DIRECTIONS: Retype each entry. Leave nothing out.

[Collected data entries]
:::::
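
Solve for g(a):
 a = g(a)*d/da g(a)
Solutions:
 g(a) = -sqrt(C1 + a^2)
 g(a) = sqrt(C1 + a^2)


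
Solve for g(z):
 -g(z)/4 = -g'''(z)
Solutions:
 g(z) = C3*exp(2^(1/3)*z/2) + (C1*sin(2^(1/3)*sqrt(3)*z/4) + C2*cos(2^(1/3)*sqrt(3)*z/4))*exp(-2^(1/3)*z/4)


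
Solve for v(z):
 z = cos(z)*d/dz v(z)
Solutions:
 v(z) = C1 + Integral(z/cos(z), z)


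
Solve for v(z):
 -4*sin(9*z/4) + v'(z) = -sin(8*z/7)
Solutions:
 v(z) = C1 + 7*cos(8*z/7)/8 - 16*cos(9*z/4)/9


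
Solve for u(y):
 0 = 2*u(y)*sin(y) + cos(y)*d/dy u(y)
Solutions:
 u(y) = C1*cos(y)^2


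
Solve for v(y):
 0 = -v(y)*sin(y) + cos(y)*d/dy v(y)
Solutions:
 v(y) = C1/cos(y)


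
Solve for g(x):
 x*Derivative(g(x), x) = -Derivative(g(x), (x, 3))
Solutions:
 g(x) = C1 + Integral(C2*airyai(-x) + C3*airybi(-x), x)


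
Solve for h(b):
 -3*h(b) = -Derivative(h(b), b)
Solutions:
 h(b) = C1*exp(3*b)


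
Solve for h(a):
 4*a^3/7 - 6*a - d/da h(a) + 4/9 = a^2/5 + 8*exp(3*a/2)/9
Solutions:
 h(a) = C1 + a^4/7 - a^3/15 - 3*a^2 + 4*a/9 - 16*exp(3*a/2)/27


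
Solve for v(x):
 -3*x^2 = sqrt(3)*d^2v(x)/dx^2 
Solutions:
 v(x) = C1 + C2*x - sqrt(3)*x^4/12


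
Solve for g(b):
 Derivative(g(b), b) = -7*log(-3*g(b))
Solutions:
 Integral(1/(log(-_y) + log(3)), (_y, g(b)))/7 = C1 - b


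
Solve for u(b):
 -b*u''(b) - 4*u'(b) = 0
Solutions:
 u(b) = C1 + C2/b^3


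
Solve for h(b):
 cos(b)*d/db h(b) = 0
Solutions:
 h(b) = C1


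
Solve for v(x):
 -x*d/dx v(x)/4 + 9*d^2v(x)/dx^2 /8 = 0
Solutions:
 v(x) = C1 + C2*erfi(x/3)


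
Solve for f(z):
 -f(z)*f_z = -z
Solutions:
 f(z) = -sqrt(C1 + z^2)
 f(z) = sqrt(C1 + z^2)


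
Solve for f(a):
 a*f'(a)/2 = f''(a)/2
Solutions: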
:::::
RESPONSE TO THIS EXERCISE:
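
Solve for g(a):
 a = g(a)*d/da g(a)
Solutions:
 g(a) = -sqrt(C1 + a^2)
 g(a) = sqrt(C1 + a^2)


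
Solve for g(z):
 -g(z)/4 = -g'''(z)
Solutions:
 g(z) = C3*exp(2^(1/3)*z/2) + (C1*sin(2^(1/3)*sqrt(3)*z/4) + C2*cos(2^(1/3)*sqrt(3)*z/4))*exp(-2^(1/3)*z/4)


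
Solve for v(z):
 z = cos(z)*d/dz v(z)
Solutions:
 v(z) = C1 + Integral(z/cos(z), z)


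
Solve for v(z):
 -4*sin(9*z/4) + v'(z) = -sin(8*z/7)
Solutions:
 v(z) = C1 + 7*cos(8*z/7)/8 - 16*cos(9*z/4)/9


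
Solve for u(y):
 0 = 2*u(y)*sin(y) + cos(y)*d/dy u(y)
Solutions:
 u(y) = C1*cos(y)^2


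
Solve for v(y):
 0 = -v(y)*sin(y) + cos(y)*d/dy v(y)
Solutions:
 v(y) = C1/cos(y)


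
Solve for g(x):
 x*Derivative(g(x), x) = -Derivative(g(x), (x, 3))
Solutions:
 g(x) = C1 + Integral(C2*airyai(-x) + C3*airybi(-x), x)


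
Solve for h(b):
 -3*h(b) = -Derivative(h(b), b)
Solutions:
 h(b) = C1*exp(3*b)


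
Solve for h(a):
 4*a^3/7 - 6*a - d/da h(a) + 4/9 = a^2/5 + 8*exp(3*a/2)/9
Solutions:
 h(a) = C1 + a^4/7 - a^3/15 - 3*a^2 + 4*a/9 - 16*exp(3*a/2)/27


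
Solve for v(x):
 -3*x^2 = sqrt(3)*d^2v(x)/dx^2 
Solutions:
 v(x) = C1 + C2*x - sqrt(3)*x^4/12


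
Solve for g(b):
 Derivative(g(b), b) = -7*log(-3*g(b))
Solutions:
 Integral(1/(log(-_y) + log(3)), (_y, g(b)))/7 = C1 - b


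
Solve for u(b):
 -b*u''(b) - 4*u'(b) = 0
Solutions:
 u(b) = C1 + C2/b^3


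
Solve for h(b):
 cos(b)*d/db h(b) = 0
Solutions:
 h(b) = C1


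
Solve for v(x):
 -x*d/dx v(x)/4 + 9*d^2v(x)/dx^2 /8 = 0
Solutions:
 v(x) = C1 + C2*erfi(x/3)


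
Solve for f(z):
 -f(z)*f_z = -z
Solutions:
 f(z) = -sqrt(C1 + z^2)
 f(z) = sqrt(C1 + z^2)


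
Solve for f(a):
 a*f'(a)/2 = f''(a)/2
Solutions: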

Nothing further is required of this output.